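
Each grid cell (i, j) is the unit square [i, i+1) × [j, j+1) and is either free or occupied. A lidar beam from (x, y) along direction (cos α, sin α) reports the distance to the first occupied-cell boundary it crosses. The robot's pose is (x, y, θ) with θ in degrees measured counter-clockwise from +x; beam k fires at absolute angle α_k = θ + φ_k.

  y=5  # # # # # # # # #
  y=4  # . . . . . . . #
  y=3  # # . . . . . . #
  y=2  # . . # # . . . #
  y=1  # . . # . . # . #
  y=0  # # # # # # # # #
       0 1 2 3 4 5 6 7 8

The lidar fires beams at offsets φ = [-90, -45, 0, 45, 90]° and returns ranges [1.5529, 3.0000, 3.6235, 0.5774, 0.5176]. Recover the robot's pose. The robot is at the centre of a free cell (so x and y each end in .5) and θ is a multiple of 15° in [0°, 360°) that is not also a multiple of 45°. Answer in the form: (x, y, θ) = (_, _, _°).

Candidates: 23 free-cell centres × 16 headings = 368 poses. Raycast each; keep the one whose scan matches to 4 dp.
  (4.5, 3.5, 210°): beam 1 = 1.7321 ≠ 1.5529 ✗
  (5.5, 1.5, 330°): beam 1 = 0.5774 ≠ 1.5529 ✗
  (4.5, 4.5, 15°): beam 2 = 4.0415 ≠ 3.0000 ✗
  (1.5, 1.5, 120°): beam 1 = 1.7321 ≠ 1.5529 ✗
  …
  (4.5, 3.5, 195°): r_1=1.5529, r_2=3.0000, r_3=3.6235, r_4=0.5774, r_5=0.5176 — all match ✓
Only this pose fits every beam.

(x, y, θ) = (4.5, 3.5, 195°)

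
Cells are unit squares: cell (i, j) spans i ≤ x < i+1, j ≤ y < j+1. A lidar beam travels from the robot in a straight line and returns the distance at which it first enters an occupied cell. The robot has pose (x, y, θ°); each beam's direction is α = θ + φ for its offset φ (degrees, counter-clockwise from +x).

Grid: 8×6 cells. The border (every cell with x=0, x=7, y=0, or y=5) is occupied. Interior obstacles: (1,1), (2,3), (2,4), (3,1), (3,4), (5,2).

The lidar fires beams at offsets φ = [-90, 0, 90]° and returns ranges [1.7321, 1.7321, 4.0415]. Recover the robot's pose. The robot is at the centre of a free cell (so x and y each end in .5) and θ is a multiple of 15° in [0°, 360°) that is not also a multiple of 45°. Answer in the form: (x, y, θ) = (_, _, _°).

(x, y, θ) = (5.5, 3.5, 120°)

Candidates: 18 free-cell centres × 16 headings = 288 poses. Raycast each; keep the one whose scan matches to 4 dp.
  (1.5, 3.5, 255°): beam 1 = 0.5176 ≠ 1.7321 ✗
  (4.5, 4.5, 195°): beam 1 = 0.5176 ≠ 1.7321 ✗
  (2.5, 1.5, 165°): beam 1 = 1.5529 ≠ 1.7321 ✗
  (1.5, 3.5, 30°): beam 1 = 2.8868 ≠ 1.7321 ✗
  …
  (5.5, 3.5, 120°): r_1=1.7321, r_2=1.7321, r_3=4.0415 — all match ✓
Unique over the lattice → pose = (5.5, 3.5, 120°).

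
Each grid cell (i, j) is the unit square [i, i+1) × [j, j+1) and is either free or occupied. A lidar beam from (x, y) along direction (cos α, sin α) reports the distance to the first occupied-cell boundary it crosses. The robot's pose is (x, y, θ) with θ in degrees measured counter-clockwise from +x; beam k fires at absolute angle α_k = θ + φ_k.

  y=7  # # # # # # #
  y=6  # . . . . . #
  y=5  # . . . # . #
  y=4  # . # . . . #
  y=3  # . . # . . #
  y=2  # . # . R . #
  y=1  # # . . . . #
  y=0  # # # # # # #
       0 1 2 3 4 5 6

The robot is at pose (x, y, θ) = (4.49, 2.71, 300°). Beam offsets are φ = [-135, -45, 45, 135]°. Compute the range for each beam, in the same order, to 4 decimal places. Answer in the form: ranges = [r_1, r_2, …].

beam 1: φ=-135°, α=165°
  cosα=-0.9659 sinα=0.2588 | (4,2) | tMaxX 0.5073 tMaxY 1.1205 | tΔX 1.0353 tΔY 3.8637
    t=0.5073 [x] (3,2)
    t=1.1205 [y] (3,3) — stop
  → r_1 = 1.1205
beam 2: φ=-45°, α=255°
  cosα=-0.2588 sinα=-0.9659 | (4,2) | tMaxX 1.8932 tMaxY 0.7350 | tΔX 3.8637 tΔY 1.0353
    t=0.7350 [y] (4,1)
    t=1.7703 [y] (4,0) — stop
  → r_2 = 1.7703
beam 3: φ=45°, α=345°
  cosα=0.9659 sinα=-0.2588 | (4,2) | tMaxX 0.5280 tMaxY 2.7432 | tΔX 1.0353 tΔY 3.8637
    t=0.5280 [x] (5,2)
    t=1.5633 [x] (6,2) — stop
  → r_3 = 1.5633
beam 4: φ=135°, α=75°
  cosα=0.2588 sinα=0.9659 | (4,2) | tMaxX 1.9705 tMaxY 0.3002 | tΔX 3.8637 tΔY 1.0353
    t=0.3002 [y] (4,3)
    t=1.3355 [y] (4,4)
    t=1.9705 [x] (5,4)
    t=2.3708 [y] (5,5)
    t=3.4061 [y] (5,6)
    t=4.4413 [y] (5,7) — stop
  → r_4 = 4.4413

ranges = [1.1205, 1.7703, 1.5633, 4.4413]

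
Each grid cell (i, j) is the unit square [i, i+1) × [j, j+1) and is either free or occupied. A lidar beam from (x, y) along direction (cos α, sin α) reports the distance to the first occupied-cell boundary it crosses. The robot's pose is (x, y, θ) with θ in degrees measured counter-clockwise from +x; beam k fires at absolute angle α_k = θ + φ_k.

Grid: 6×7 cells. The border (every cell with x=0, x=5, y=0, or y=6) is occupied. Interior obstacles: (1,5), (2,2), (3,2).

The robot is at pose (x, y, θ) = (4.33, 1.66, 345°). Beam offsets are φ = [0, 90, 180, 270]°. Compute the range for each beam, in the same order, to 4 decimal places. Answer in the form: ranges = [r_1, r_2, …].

beam 1: φ=0°, α=345°
  dir = (cos 345°, sin 345°) = (0.9659, -0.2588); from cell (4,1)
  next x-line at t=0.6936, next y-line at t=2.5500; Δt_x=1.0353, Δt_y=3.8637
    x: enter (5,1) at t=0.6936 ← occupied
  → r_1 = 0.6936
beam 2: φ=90°, α=75°
  dir = (cos 75°, sin 75°) = (0.2588, 0.9659); from cell (4,1)
  next x-line at t=2.5887, next y-line at t=0.3520; Δt_x=3.8637, Δt_y=1.0353
    y: enter (4,2) at t=0.3520
    y: enter (4,3) at t=1.3873
    y: enter (4,4) at t=2.4225
    x: enter (5,4) at t=2.5887 ← occupied
  → r_2 = 2.5887
beam 3: φ=180°, α=165°
  dir = (cos 165°, sin 165°) = (-0.9659, 0.2588); from cell (4,1)
  next x-line at t=0.3416, next y-line at t=1.3137; Δt_x=1.0353, Δt_y=3.8637
    x: enter (3,1) at t=0.3416
    y: enter (3,2) at t=1.3137 ← occupied
  → r_3 = 1.3137
beam 4: φ=270°, α=255°
  dir = (cos 255°, sin 255°) = (-0.2588, -0.9659); from cell (4,1)
  next x-line at t=1.2750, next y-line at t=0.6833; Δt_x=3.8637, Δt_y=1.0353
    y: enter (4,0) at t=0.6833 ← occupied
  → r_4 = 0.6833

ranges = [0.6936, 2.5887, 1.3137, 0.6833]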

■ AIM OF THE EXERCISE ■
Where a line of the data holds the word "Interior", copy that line.

■ RESULT ■
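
Grid: 8×6 cells. The border (every cell with x=0, x=7, y=0, or y=5) is occupied. Interior obstacles: (1,1), (2,3), (2,4), (3,1), (3,4), (5,2).
Grid: 6×7 cells. The border (every cell with x=0, x=5, y=0, or y=6) is occupied. Interior obstacles: (1,5), (2,2), (3,2).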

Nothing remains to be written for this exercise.